● **WORK TO COMPLETE**
From the entries below, copy every line that holds the word "equations".

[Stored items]

┄┄┄┄┄┄

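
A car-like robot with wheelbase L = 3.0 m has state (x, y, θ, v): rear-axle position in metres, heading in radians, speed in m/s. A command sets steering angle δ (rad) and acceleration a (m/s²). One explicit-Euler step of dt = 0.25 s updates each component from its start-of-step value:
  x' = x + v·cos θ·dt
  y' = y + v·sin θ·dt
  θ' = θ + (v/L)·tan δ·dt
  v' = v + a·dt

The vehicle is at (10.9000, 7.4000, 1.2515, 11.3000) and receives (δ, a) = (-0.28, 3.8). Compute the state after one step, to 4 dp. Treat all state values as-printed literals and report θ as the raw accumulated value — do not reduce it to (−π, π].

(11.7868, 10.0822, 0.9807, 12.2500)

x' = 10.9000 + 11.3000·cos(1.2515)·0.25 = 11.7868
y' = 7.4000 + 11.3000·sin(1.2515)·0.25 = 10.0822
θ' = 1.2515 + (11.3000/3.0)·tan(-0.28)·0.25 = 0.9807
v' = 11.3000 + 3.8000·0.25 = 12.2500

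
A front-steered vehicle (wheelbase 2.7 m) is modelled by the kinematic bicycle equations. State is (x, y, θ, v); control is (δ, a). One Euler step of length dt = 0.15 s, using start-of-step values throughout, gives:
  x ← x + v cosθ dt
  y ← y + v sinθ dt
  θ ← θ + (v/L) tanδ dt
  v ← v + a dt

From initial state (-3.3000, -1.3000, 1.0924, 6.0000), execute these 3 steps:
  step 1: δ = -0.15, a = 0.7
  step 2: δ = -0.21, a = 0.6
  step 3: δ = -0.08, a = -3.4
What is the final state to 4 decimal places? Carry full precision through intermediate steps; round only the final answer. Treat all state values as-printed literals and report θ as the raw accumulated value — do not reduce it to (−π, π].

(-1.8982, 1.0560, 0.9421, 5.6850)

after step 1 (δ=-0.15, a=0.7): (-2.885679, -0.501039, 1.042022, 6.105000)
after step 2 (δ=-0.21, a=0.6): (-2.423706, 0.289643, 0.969731, 6.195000)
after step 3 (δ=-0.08, a=-3.4): (-1.898195, 1.056027, 0.942139, 5.685000)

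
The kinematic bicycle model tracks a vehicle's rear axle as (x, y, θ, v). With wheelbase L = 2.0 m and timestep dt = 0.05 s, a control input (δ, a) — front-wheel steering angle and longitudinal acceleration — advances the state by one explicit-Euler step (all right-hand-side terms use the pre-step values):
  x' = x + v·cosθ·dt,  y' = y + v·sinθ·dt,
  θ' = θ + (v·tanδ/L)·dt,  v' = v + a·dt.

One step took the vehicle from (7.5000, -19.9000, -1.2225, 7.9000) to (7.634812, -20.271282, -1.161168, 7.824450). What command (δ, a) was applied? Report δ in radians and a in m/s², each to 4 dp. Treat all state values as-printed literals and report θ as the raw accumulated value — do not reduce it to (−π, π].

a = (v'−v)/dt = (-0.075550)/0.05 = -1.5110
Δθ = θ'−θ = 0.061332;  (v·dt/L) = 7.9000·0.05/2.0 = 0.197500
tan δ = Δθ·L/(v·dt) = 0.310542  →  δ = 0.3011

δ = 0.3011, a = -1.5110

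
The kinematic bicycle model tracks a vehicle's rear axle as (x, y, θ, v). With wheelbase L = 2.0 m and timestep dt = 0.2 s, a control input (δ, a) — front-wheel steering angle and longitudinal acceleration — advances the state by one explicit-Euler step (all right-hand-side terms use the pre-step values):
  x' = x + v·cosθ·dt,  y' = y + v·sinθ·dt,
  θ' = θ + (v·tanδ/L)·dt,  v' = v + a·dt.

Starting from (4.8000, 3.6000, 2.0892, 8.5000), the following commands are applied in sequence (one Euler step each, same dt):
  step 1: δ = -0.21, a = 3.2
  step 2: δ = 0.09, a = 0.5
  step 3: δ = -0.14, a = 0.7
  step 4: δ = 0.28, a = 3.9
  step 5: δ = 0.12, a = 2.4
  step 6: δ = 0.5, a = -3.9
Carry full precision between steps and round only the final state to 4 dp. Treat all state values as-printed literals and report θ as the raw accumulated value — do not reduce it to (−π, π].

(-0.3548, 13.6620, 2.8338, 9.8600)

after step 1 (δ=-0.21, a=3.2): (3.957660, 5.076639, 1.908029, 9.140000)
after step 2 (δ=0.09, a=0.5): (3.352817, 6.801675, 1.990512, 9.240000)
after step 3 (δ=-0.14, a=0.7): (2.599756, 8.489278, 1.860300, 9.380000)
after step 4 (δ=0.28, a=3.9): (2.064202, 10.287209, 2.130026, 10.160000)
after step 5 (δ=0.12, a=2.4): (0.986158, 12.009663, 2.252534, 10.640000)
after step 6 (δ=0.5, a=-3.9): (-0.354787, 13.662009, 2.833800, 9.860000)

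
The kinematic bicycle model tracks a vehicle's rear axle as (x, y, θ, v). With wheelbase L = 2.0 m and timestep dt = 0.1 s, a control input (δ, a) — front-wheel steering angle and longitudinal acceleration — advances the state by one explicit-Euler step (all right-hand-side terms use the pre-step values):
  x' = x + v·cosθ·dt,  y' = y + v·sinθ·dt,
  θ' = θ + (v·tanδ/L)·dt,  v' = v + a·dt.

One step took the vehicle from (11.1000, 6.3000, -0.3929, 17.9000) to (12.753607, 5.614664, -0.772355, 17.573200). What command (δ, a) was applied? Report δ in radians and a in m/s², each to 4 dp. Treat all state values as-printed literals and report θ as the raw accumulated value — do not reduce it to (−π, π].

a = (v'−v)/dt = (-0.326800)/0.1 = -3.2680
Δθ = θ'−θ = -0.379455;  (v·dt/L) = 17.9000·0.1/2.0 = 0.895000
tan δ = Δθ·L/(v·dt) = -0.423972  →  δ = -0.4010

δ = -0.4010, a = -3.2680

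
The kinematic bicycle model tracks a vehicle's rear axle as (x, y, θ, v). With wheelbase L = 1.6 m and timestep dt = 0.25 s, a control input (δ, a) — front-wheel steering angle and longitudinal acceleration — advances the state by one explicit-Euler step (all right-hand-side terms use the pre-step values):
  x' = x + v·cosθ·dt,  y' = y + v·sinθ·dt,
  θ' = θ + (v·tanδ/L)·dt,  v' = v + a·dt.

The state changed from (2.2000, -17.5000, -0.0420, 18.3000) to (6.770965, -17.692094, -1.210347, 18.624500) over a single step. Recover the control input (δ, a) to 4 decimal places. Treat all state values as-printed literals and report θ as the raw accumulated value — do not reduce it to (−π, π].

δ = -0.3879, a = 1.2980

a = (v'−v)/dt = (0.324500)/0.25 = 1.2980
Δθ = θ'−θ = -1.168347;  (v·dt/L) = 18.3000·0.25/1.6 = 2.859375
tan δ = Δθ·L/(v·dt) = -0.408602  →  δ = -0.3879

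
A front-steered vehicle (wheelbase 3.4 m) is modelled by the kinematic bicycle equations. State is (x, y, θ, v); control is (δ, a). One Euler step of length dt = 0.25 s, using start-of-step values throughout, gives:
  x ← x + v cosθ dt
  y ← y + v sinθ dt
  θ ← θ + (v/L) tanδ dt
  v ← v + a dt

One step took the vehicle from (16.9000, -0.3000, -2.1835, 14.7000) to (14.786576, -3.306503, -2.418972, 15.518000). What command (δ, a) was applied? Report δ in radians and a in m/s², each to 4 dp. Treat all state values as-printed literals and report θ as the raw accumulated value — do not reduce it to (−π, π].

δ = -0.2145, a = 3.2720

a = (v'−v)/dt = (0.818000)/0.25 = 3.2720
Δθ = θ'−θ = -0.235472;  (v·dt/L) = 14.7000·0.25/3.4 = 1.080882
tan δ = Δθ·L/(v·dt) = -0.217852  →  δ = -0.2145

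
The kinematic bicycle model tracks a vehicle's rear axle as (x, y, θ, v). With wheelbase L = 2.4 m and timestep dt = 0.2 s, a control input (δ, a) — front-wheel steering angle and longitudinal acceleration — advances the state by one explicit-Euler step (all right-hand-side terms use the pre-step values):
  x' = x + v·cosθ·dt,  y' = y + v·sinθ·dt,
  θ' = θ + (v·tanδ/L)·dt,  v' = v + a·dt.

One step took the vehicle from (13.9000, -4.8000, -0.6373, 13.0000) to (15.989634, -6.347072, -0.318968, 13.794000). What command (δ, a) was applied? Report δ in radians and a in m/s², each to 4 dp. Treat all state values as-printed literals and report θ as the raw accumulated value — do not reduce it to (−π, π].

δ = 0.2858, a = 3.9700

a = (v'−v)/dt = (0.794000)/0.2 = 3.9700
Δθ = θ'−θ = 0.318332;  (v·dt/L) = 13.0000·0.2/2.4 = 1.083333
tan δ = Δθ·L/(v·dt) = 0.293845  →  δ = 0.2858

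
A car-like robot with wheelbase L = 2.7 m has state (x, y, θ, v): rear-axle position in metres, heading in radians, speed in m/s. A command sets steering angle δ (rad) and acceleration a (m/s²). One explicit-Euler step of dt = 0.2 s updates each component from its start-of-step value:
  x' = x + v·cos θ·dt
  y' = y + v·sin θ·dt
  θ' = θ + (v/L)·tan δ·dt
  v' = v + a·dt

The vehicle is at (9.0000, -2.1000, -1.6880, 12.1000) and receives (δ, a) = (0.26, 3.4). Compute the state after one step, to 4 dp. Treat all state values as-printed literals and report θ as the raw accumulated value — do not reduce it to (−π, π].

(8.7170, -4.5034, -1.4496, 12.7800)

x' = 9.0000 + 12.1000·cos(-1.6880)·0.2 = 8.7170
y' = -2.1000 + 12.1000·sin(-1.6880)·0.2 = -4.5034
θ' = -1.6880 + (12.1000/2.7)·tan(0.26)·0.2 = -1.4496
v' = 12.1000 + 3.4000·0.2 = 12.7800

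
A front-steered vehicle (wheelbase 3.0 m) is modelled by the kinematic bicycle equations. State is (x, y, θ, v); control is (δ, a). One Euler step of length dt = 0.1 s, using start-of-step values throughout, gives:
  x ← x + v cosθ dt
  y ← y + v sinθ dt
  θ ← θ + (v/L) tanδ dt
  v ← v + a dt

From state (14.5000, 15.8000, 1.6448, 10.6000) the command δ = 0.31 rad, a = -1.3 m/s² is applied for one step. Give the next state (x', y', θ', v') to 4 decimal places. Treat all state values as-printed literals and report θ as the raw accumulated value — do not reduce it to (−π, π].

x' = 14.5000 + 10.6000·cos(1.6448)·0.1 = 14.4216
y' = 15.8000 + 10.6000·sin(1.6448)·0.1 = 16.8571
θ' = 1.6448 + (10.6000/3.0)·tan(0.31)·0.1 = 1.7580
v' = 10.6000 − 1.3000·0.1 = 10.4700

(14.4216, 16.8571, 1.7580, 10.4700)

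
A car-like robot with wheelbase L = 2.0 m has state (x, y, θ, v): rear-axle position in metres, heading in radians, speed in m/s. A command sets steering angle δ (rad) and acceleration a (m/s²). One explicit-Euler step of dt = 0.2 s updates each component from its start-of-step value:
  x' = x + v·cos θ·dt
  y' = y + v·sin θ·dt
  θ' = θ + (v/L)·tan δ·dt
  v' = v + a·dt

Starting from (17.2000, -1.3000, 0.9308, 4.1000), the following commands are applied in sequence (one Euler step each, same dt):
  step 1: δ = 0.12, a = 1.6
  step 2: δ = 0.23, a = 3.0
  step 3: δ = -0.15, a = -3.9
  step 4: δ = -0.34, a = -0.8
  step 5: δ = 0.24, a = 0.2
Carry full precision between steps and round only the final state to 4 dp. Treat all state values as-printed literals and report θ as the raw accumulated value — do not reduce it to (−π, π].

after step 1 (δ=0.12, a=1.6): (17.689698, -0.642280, 0.980238, 4.420000)
after step 2 (δ=0.23, a=3.0): (18.181931, 0.091997, 1.083729, 5.020000)
after step 3 (δ=-0.15, a=-3.9): (18.651840, 0.979241, 1.007859, 4.240000)
after step 4 (δ=-0.34, a=-0.8): (19.104394, 1.696387, 0.857875, 4.080000)
after step 5 (δ=0.24, a=0.2): (19.638096, 2.313654, 0.957719, 4.120000)

(19.6381, 2.3137, 0.9577, 4.1200)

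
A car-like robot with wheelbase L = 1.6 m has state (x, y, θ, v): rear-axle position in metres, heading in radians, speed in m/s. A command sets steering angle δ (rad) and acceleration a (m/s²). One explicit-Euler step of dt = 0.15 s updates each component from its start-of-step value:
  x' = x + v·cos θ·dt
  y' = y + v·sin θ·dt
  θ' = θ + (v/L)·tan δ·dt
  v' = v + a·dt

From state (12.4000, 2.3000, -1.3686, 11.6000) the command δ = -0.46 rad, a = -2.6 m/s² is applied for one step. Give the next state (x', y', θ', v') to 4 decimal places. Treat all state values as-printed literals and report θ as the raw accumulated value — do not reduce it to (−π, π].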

┄┄┄┄┄┄

● **ANSWER FOR THIS EXERCISE**
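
A front-steered vehicle (wheelbase 2.7 m) is modelled by the kinematic bicycle equations. State is (x, y, θ, v); control is (δ, a). One Euler step of length dt = 0.15 s, using start-of-step values throughout, gives:
A front-steered vehicle (wheelbase 3.4 m) is modelled by the kinematic bicycle equations. State is (x, y, θ, v); control is (δ, a). One Euler step of length dt = 0.25 s, using start-of-step values throughout, gives:
A front-steered vehicle (wheelbase 3.0 m) is modelled by the kinematic bicycle equations. State is (x, y, θ, v); control is (δ, a). One Euler step of length dt = 0.1 s, using start-of-step values throughout, gives: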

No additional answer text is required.